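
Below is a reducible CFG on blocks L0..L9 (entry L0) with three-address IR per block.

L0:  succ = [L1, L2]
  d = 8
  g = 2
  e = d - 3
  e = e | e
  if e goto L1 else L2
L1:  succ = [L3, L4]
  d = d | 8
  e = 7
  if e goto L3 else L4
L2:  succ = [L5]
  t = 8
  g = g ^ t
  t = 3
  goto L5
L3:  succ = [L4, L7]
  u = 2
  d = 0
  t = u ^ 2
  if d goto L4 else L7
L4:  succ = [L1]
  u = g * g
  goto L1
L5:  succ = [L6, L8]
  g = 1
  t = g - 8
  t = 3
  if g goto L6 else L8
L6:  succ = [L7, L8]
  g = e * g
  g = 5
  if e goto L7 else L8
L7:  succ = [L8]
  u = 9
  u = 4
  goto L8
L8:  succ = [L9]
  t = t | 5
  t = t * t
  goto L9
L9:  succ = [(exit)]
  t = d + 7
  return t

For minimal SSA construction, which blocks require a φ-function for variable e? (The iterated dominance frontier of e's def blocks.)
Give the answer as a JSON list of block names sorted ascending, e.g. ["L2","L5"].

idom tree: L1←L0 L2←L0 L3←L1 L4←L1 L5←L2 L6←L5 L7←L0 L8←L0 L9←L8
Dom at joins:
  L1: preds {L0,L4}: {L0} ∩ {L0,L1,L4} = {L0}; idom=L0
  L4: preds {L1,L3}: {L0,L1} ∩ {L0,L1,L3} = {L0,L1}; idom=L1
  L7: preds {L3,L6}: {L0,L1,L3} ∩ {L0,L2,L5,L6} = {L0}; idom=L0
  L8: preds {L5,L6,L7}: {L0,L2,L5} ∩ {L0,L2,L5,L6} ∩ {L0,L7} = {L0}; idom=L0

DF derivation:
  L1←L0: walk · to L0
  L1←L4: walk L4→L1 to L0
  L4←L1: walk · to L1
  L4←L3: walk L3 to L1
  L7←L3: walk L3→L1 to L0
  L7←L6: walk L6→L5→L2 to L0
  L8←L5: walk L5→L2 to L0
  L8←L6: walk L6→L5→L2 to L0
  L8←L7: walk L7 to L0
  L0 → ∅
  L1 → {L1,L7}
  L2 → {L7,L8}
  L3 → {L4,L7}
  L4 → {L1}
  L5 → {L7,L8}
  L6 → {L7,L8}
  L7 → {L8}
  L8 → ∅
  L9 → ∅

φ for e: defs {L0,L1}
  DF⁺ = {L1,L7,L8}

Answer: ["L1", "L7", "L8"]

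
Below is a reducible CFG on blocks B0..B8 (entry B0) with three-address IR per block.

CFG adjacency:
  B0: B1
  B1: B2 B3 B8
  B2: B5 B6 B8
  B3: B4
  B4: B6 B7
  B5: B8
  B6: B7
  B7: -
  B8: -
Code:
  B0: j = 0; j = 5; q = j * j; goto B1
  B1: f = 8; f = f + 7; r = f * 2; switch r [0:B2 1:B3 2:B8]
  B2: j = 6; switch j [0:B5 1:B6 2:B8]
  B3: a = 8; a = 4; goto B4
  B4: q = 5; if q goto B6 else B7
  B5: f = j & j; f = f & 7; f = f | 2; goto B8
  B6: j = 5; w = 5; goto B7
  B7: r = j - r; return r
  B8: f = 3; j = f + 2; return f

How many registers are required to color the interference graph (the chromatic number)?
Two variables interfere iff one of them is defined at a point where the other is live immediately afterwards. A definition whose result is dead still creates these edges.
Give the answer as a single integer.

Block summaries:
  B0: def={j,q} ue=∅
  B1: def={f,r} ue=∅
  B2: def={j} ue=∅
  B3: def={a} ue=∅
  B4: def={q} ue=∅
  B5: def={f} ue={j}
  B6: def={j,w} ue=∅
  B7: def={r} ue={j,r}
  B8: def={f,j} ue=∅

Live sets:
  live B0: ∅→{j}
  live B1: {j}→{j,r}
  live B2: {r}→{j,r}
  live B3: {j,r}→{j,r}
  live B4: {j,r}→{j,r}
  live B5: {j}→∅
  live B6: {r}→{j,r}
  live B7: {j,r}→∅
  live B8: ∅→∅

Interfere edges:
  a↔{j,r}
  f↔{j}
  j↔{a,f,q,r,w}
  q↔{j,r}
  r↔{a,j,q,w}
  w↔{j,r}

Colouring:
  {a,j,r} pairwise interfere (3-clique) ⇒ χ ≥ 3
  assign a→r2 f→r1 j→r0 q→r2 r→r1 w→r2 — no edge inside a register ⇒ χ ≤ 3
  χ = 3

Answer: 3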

*YOUR TASK*. All of the material should be given again, character for character.

*ANSWER SPACE*.
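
Below is a reducible CFG on blocks L0..L9 (entry L0) with three-address IR per block.

L0:  succ = [L1, L2]
  d = 8
  g = 2
  e = d - 3
  e = e | e
  if e goto L1 else L2
L1:  succ = [L3, L4]
  d = d | 8
  e = 7
  if e goto L3 else L4
L2:  succ = [L5]
  t = 8
  g = g ^ t
  t = 3
  goto L5
L3:  succ = [L4, L7]
  u = 2
  d = 0
  t = u ^ 2
  if d goto L4 else L7
L4:  succ = [L1]
  u = g * g
  goto L1
L5:  succ = [L6, L8]
  g = 1
  t = g - 8
  t = 3
  if g goto L6 else L8
L6:  succ = [L7, L8]
  g = e * g
  g = 5
  if e goto L7 else L8
L7:  succ = [L8]
  u = 9
  u = 4
  goto L8
L8:  succ = [L9]
  t = t | 5
  t = t * t
  goto L9
L9:  succ = [(exit)]
  t = d + 7
  return t

For minimal SSA construction, which blocks require a φ-function for variable e? (The iterated dominance frontier of e's def blocks.)
Give the answer as a JSON list of block names sorted ascending, e.g. ["L2","L5"].

idom tree: L1←L0 L2←L0 L3←L1 L4←L1 L5←L2 L6←L5 L7←L0 L8←L0 L9←L8
Dom at joins:
  L1: preds {L0,L4}: {L0} ∩ {L0,L1,L4} = {L0}; idom=L0
  L4: preds {L1,L3}: {L0,L1} ∩ {L0,L1,L3} = {L0,L1}; idom=L1
  L7: preds {L3,L6}: {L0,L1,L3} ∩ {L0,L2,L5,L6} = {L0}; idom=L0
  L8: preds {L5,L6,L7}: {L0,L2,L5} ∩ {L0,L2,L5,L6} ∩ {L0,L7} = {L0}; idom=L0

DF derivation:
  L1←L0: walk · to L0
  L1←L4: walk L4→L1 to L0
  L4←L1: walk · to L1
  L4←L3: walk L3 to L1
  L7←L3: walk L3→L1 to L0
  L7←L6: walk L6→L5→L2 to L0
  L8←L5: walk L5→L2 to L0
  L8←L6: walk L6→L5→L2 to L0
  L8←L7: walk L7 to L0
  L0 → ∅
  L1 → {L1,L7}
  L2 → {L7,L8}
  L3 → {L4,L7}
  L4 → {L1}
  L5 → {L7,L8}
  L6 → {L7,L8}
  L7 → {L8}
  L8 → ∅
  L9 → ∅

φ for e: defs {L0,L1}
  DF⁺ = {L1,L7,L8}

Answer: ["L1", "L7", "L8"]

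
Below is a reducible CFG on blocks B0..B8 (entry B0) with three-address IR per block.

CFG adjacency:
  B0: B1
  B1: B2 B3 B8
  B2: B5 B6 B8
  B3: B4
  B4: B6 B7
  B5: B8
  B6: B7
  B7: -
  B8: -
Code:
  B0: j = 0; j = 5; q = j * j; goto B1
  B1: f = 8; f = f + 7; r = f * 2; switch r [0:B2 1:B3 2:B8]
  B2: j = 6; switch j [0:B5 1:B6 2:B8]
  B3: a = 8; a = 4; goto B4
  B4: q = 5; if q goto B6 else B7
  B5: f = j & j; f = f & 7; f = f | 2; goto B8
  B6: j = 5; w = 5; goto B7
  B7: r = j - r; return r
  B8: f = 3; j = f + 2; return f

How many registers are required to color the interference graph (the chromatic number)?
Two variables interfere iff one of them is defined at a point where the other is live immediately afterwards. A definition whose result is dead still creates these edges.
Give the answer as a single integer.

Block summaries:
  B0: def={j,q} ue=∅
  B1: def={f,r} ue=∅
  B2: def={j} ue=∅
  B3: def={a} ue=∅
  B4: def={q} ue=∅
  B5: def={f} ue={j}
  B6: def={j,w} ue=∅
  B7: def={r} ue={j,r}
  B8: def={f,j} ue=∅

Live sets:
  live B0: ∅→{j}
  live B1: {j}→{j,r}
  live B2: {r}→{j,r}
  live B3: {j,r}→{j,r}
  live B4: {j,r}→{j,r}
  live B5: {j}→∅
  live B6: {r}→{j,r}
  live B7: {j,r}→∅
  live B8: ∅→∅

Interfere edges:
  a↔{j,r}
  f↔{j}
  j↔{a,f,q,r,w}
  q↔{j,r}
  r↔{a,j,q,w}
  w↔{j,r}

Colouring:
  {a,j,r} pairwise interfere (3-clique) ⇒ χ ≥ 3
  assign a→r2 f→r1 j→r0 q→r2 r→r1 w→r2 — no edge inside a register ⇒ χ ≤ 3
  χ = 3

Answer: 3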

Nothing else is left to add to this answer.